Assigned task -
Find every line of the records that has "matrices" and return it.

(Dataset entries)
┄┄┄┄┄┄┄┄┄┄

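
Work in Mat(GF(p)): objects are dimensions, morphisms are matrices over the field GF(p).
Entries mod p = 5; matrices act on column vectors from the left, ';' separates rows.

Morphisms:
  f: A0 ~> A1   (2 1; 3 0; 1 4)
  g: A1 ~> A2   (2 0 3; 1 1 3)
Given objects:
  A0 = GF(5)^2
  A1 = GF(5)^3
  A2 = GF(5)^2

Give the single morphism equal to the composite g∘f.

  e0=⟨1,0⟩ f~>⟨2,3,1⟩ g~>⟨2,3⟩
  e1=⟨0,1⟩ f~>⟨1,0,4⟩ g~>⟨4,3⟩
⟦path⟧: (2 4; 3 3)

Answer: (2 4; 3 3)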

┄┄┄┄┄┄┄┄┄┄

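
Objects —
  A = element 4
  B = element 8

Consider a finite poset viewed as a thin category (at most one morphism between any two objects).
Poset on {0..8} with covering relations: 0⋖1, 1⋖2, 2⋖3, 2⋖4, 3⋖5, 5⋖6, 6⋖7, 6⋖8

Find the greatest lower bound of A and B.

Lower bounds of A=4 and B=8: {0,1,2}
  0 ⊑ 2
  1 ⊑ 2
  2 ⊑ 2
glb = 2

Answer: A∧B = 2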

┄┄┄┄┄┄┄┄┄┄

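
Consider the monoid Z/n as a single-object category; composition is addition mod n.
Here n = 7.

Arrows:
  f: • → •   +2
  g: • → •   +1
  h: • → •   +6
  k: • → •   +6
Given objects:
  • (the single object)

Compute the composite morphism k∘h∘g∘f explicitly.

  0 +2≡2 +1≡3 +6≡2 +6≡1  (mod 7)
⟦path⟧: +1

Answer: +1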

┄┄┄┄┄┄┄┄┄┄

Expected answer -
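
Work in Mat(GF(p)): objects are dimensions, morphisms are matrices over the field GF(p).
Entries mod p = 5; matrices act on column vectors from the left, ';' separates rows.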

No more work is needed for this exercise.